**Your goal:**
Print the first line of the records below and every line after it, up to and including the line with "slot = derive_floor(marks, total)". Print nothing else.

Source records:
-- Opening Marker --

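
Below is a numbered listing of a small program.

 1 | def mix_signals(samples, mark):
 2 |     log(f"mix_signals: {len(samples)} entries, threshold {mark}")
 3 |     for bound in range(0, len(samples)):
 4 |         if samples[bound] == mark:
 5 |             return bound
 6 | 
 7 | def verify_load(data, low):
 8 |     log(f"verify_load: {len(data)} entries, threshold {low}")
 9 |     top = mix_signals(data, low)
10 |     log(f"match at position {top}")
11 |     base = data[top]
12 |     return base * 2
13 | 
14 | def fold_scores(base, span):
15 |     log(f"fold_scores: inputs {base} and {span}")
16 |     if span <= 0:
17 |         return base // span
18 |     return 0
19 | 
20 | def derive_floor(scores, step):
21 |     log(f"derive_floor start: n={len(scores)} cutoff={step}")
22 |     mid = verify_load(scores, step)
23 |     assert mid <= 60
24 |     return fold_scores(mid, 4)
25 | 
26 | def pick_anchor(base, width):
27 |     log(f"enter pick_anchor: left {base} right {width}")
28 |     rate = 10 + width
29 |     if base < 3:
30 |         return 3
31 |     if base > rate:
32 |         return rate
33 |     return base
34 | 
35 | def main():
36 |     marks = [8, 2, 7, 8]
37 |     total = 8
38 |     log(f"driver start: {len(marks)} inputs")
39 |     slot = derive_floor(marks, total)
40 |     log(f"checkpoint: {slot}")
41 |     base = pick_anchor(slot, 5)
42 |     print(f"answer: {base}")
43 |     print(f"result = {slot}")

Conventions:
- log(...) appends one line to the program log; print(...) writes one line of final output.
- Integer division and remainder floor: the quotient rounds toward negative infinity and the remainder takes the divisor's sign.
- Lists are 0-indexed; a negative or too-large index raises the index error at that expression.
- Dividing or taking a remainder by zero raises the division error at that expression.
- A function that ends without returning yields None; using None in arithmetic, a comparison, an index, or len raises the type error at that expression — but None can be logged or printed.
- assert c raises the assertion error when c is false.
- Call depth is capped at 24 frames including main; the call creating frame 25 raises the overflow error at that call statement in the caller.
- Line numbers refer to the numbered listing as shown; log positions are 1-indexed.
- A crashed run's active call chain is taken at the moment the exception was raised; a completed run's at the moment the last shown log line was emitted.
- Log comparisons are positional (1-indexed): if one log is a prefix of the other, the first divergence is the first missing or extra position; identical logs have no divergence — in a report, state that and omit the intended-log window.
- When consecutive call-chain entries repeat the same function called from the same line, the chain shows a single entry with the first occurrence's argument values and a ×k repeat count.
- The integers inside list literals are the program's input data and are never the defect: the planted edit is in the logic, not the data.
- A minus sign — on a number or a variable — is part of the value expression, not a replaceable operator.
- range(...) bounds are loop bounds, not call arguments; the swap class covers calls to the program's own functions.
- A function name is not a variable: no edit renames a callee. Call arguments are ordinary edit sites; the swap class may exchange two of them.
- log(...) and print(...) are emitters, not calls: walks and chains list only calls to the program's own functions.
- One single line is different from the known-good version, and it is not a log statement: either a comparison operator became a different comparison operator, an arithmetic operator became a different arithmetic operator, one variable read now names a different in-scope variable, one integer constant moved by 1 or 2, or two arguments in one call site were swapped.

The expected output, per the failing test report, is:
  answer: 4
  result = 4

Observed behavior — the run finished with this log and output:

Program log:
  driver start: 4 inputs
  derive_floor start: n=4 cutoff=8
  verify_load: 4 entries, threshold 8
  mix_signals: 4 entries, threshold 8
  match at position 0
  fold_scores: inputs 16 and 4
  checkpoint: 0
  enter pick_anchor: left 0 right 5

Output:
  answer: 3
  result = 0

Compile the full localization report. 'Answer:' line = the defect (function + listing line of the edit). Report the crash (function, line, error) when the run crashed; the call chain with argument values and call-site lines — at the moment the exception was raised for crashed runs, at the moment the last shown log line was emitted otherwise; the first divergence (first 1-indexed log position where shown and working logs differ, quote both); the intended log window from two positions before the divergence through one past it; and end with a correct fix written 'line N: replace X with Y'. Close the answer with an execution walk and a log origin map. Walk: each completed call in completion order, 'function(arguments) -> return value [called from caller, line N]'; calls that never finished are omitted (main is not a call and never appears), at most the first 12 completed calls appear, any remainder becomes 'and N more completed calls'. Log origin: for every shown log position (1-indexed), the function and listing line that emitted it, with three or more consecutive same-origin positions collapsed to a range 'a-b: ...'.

Answer: the defect is in fold_scores at line 16.
Key fact: The earliest visible damage is log position 7 — 'checkpoint: 0' rather than the intended 'checkpoint: 4'.
Call chain: main -> pick_anchor(0, 5) (called at line 41).
First divergence: at position 7 the run shows 'checkpoint: 0' where the working version logs 'checkpoint: 4'.
Intended log window:
  5: match at position 0
  6: fold_scores: inputs 16 and 4
  7: checkpoint: 4
  8: enter pick_anchor: left 4 right 5
Execution walk:
  mix_signals([8, 2, 7, 8], 8) -> 0  [called from verify_load, line 9]
  verify_load([8, 2, 7, 8], 8) -> 16  [called from derive_floor, line 22]
  fold_scores(16, 4) -> 0  [called from derive_floor, line 24]
  derive_floor([8, 2, 7, 8], 8) -> 0  [called from main, line 39]
  pick_anchor(0, 5) -> 3  [called from main, line 41]
Origin of each log line:
  1: from main, line 38
  2: from derive_floor, line 21
  3: from verify_load, line 8
  4: from mix_signals, line 2
  5: from verify_load, line 10
  6: from fold_scores, line 15
  7: from main, line 40
  8: from pick_anchor, line 27
A correct fix: line 16: replace `<=` with `!=`.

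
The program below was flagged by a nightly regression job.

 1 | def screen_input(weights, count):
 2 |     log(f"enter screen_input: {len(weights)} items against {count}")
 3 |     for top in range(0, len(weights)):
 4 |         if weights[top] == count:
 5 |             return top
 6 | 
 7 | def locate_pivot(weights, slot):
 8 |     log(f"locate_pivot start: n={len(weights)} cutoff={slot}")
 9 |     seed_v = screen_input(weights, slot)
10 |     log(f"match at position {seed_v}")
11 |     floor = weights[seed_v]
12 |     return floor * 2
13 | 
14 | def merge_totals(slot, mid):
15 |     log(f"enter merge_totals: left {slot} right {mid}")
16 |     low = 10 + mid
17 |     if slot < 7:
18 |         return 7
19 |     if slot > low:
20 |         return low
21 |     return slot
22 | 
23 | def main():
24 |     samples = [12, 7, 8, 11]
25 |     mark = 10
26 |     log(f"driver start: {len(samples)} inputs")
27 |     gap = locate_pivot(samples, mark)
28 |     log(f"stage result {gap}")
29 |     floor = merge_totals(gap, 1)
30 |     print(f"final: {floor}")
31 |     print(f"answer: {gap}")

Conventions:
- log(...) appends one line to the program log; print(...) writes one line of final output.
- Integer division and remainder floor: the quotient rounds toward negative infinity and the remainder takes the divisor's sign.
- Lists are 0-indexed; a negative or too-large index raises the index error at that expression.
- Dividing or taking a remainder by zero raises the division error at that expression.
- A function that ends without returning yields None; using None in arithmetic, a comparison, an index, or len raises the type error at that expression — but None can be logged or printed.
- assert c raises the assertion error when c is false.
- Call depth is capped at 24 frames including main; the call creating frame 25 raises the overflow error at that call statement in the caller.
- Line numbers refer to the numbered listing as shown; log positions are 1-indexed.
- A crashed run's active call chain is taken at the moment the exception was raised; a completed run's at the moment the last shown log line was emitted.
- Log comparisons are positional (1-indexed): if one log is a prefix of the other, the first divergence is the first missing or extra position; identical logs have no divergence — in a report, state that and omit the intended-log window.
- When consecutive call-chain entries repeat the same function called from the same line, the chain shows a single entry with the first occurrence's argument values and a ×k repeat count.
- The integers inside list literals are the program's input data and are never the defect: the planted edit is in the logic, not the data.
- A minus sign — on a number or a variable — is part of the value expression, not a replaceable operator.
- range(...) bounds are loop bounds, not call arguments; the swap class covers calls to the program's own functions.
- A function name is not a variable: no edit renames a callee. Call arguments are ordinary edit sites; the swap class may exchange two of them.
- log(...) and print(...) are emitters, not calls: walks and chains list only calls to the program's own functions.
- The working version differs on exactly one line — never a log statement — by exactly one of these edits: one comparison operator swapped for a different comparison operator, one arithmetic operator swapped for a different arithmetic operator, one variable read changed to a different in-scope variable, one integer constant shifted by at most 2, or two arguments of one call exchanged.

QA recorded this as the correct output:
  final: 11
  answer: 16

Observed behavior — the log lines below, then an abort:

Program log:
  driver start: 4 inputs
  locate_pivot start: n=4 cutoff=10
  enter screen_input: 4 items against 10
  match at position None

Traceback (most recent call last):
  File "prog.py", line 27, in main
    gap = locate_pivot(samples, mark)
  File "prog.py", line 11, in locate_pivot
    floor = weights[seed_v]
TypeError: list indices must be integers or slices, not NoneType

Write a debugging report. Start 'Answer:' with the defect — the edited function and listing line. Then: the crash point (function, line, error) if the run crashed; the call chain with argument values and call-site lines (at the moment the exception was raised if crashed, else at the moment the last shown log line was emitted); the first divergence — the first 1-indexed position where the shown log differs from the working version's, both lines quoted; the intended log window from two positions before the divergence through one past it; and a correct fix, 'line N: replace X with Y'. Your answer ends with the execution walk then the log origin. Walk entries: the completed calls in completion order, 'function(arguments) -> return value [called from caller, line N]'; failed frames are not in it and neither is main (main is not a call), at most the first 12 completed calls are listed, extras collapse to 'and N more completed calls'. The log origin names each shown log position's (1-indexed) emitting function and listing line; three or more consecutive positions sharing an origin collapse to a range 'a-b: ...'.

Answer: the defect is in main at line 25.
Key fact: Position 2 is the first bad log line: 'locate_pivot start: n=4 cutoff=10' should read 'locate_pivot start: n=4 cutoff=8'.
Crash: locate_pivot, line 11, TypeError.
Call chain: main -> locate_pivot([12, 7, 8, 11], 10) (called at line 27).
First divergence: at position 2 the run shows 'locate_pivot start: n=4 cutoff=10' where the working version logs 'locate_pivot start: n=4 cutoff=8'.
Intended log window:
  1: driver start: 4 inputs
  2: locate_pivot start: n=4 cutoff=8
  3: enter screen_input: 4 items against 8
Execution walk:
  screen_input([12, 7, 8, 11], 10) -> None  [called from locate_pivot, line 9]
Log line origins:
  1 — main, line 26
  2 — locate_pivot, line 8
  3 — screen_input, line 2
  4 — locate_pivot, line 10
A correct fix: line 25: replace `10` with `8`.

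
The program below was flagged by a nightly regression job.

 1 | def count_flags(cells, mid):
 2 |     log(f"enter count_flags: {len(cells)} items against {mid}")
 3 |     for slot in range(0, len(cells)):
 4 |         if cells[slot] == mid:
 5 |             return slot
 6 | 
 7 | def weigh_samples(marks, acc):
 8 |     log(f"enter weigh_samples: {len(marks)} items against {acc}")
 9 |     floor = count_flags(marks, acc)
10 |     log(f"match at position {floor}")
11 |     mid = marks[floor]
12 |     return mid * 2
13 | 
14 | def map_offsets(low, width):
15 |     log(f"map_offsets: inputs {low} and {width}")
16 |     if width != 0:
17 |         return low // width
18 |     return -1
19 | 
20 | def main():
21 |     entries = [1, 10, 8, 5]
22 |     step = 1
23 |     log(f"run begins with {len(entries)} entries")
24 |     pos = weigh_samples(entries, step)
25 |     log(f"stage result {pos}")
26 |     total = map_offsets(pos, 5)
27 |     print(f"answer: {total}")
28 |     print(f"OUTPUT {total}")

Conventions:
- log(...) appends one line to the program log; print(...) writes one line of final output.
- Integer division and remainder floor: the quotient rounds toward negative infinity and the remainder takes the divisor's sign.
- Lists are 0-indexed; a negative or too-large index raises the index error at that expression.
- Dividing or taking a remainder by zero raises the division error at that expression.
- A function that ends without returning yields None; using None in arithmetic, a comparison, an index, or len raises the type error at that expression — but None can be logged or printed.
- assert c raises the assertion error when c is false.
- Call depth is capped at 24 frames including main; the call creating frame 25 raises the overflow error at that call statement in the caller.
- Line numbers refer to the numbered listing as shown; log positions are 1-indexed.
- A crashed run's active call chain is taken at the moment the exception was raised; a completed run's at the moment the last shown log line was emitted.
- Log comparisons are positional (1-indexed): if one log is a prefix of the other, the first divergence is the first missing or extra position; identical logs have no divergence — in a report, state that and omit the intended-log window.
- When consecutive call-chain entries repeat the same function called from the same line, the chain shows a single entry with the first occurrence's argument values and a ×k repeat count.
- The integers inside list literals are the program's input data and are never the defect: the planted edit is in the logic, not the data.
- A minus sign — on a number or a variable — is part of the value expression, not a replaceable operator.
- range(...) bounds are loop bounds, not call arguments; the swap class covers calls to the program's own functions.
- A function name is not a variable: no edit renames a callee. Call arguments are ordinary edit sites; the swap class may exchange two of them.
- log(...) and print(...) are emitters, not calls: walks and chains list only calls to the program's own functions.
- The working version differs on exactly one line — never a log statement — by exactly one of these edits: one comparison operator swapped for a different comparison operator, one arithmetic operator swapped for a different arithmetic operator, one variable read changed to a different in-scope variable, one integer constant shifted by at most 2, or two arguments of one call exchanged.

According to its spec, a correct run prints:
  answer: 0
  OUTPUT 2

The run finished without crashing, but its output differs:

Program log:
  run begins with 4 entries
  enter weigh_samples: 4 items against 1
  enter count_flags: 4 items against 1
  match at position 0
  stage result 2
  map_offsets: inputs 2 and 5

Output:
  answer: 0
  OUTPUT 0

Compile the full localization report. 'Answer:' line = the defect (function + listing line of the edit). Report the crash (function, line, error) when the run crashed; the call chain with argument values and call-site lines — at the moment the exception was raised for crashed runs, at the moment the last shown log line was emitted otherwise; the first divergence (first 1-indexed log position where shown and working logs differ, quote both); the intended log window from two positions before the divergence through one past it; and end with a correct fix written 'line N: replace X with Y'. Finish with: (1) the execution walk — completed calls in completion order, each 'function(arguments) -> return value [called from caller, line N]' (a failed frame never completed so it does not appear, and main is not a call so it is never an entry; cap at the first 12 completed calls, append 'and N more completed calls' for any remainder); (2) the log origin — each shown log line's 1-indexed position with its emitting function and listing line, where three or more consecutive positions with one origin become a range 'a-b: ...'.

Answer: the defect is in main at line 28.
The tell: Log streams are identical — the defect surfaces only in the printed output.
Call chain: main -> map_offsets(2, 5) (called at line 26).
First divergence: none; the two logs match at every position.
Execution walk:
  count_flags([1, 10, 8, 5], 1) -> 0  [called from weigh_samples, line 9]
  weigh_samples([1, 10, 8, 5], 1) -> 2  [called from main, line 24]
  map_offsets(2, 5) -> 0  [called from main, line 26]
Origin of each log line:
  1: emitted by main (line 23)
  2: emitted by weigh_samples (line 8)
  3: emitted by count_flags (line 2)
  4: emitted by weigh_samples (line 10)
  5: emitted by main (line 25)
  6: emitted by map_offsets (line 15)
A correct fix: line 28: replace `total` with `pos`.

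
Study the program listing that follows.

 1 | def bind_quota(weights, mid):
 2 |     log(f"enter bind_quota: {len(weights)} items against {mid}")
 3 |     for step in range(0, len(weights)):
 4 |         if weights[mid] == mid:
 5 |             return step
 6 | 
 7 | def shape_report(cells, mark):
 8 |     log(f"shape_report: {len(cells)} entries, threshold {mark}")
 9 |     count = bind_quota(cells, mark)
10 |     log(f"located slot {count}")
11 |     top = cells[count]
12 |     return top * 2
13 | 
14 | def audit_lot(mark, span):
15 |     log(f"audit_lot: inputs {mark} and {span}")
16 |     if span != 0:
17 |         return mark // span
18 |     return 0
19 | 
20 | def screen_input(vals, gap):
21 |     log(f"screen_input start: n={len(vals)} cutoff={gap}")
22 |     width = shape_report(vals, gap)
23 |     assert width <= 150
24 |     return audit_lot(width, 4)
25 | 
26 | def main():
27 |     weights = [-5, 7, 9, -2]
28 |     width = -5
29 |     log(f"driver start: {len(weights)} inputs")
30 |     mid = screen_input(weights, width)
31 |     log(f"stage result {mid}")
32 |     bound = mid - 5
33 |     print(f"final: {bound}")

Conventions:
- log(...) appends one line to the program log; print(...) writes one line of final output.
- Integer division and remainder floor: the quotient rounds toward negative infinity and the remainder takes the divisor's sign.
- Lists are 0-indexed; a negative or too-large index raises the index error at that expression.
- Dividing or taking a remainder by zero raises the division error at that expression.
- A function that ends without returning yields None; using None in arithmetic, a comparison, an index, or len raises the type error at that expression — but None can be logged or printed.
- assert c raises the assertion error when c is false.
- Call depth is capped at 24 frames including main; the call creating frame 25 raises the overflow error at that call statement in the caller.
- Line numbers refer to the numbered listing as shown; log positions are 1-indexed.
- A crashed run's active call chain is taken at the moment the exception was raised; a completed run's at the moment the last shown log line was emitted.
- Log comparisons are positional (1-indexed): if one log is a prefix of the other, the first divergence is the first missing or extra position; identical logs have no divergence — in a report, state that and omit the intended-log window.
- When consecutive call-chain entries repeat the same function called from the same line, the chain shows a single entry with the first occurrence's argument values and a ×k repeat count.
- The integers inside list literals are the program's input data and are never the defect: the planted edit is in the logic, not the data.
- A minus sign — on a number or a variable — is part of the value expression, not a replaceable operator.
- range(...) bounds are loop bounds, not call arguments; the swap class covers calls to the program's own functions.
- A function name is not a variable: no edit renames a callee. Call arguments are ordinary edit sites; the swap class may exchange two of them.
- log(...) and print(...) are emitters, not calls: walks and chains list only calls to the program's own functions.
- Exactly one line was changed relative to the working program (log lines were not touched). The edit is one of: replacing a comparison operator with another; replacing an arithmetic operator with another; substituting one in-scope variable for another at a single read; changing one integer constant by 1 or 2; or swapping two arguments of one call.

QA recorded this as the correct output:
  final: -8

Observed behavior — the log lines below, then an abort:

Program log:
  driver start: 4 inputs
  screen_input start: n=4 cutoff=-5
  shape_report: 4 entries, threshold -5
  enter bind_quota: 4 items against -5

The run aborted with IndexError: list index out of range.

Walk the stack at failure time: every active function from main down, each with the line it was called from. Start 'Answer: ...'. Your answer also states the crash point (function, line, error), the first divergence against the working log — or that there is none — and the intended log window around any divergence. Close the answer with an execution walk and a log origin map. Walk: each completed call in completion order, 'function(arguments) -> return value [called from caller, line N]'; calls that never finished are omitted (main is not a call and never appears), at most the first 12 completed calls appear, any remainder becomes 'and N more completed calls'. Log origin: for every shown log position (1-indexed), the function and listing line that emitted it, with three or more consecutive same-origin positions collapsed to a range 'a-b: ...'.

Answer: main -> screen_input (called at line 30) -> shape_report (called at line 22) -> bind_quota (called at line 9).
Key fact: The shown log is a 4-line prefix of the intended one, whose next entry is 'located slot 0'.
Crash: bind_quota, line 4, IndexError.
First divergence: position 5; the shown log stops at 4 lines while the working version next logs 'located slot 0'.
Intended log window:
  3: shape_report: 4 entries, threshold -5
  4: enter bind_quota: 4 items against -5
  5: located slot 0
  6: audit_lot: inputs -10 and 4
Execution walk:
  (no call completed)
Log origin:
  1: from main, line 29
  2: from screen_input, line 21
  3: from shape_report, line 8
  4: from bind_quota, line 2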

-- Closing Marker --

**Answer to this task:**
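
Below is a numbered listing of a small program.

 1 | def mix_signals(samples, mark):
 2 |     log(f"mix_signals: {len(samples)} entries, threshold {mark}")
 3 |     for bound in range(0, len(samples)):
 4 |         if samples[bound] == mark:
 5 |             return bound
 6 | 
 7 | def verify_load(data, low):
 8 |     log(f"verify_load: {len(data)} entries, threshold {low}")
 9 |     top = mix_signals(data, low)
10 |     log(f"match at position {top}")
11 |     base = data[top]
12 |     return base * 2
13 | 
14 | def fold_scores(base, span):
15 |     log(f"fold_scores: inputs {base} and {span}")
16 |     if span <= 0:
17 |         return base // span
18 |     return 0
19 | 
20 | def derive_floor(scores, step):
21 |     log(f"derive_floor start: n={len(scores)} cutoff={step}")
22 |     mid = verify_load(scores, step)
23 |     assert mid <= 60
24 |     return fold_scores(mid, 4)
25 | 
26 | def pick_anchor(base, width):
27 |     log(f"enter pick_anchor: left {base} right {width}")
28 |     rate = 10 + width
29 |     if base < 3:
30 |         return 3
31 |     if base > rate:
32 |         return rate
33 |     return base
34 | 
35 | def main():
36 |     marks = [8, 2, 7, 8]
37 |     total = 8
38 |     log(f"driver start: {len(marks)} inputs")
39 |     slot = derive_floor(marks, total)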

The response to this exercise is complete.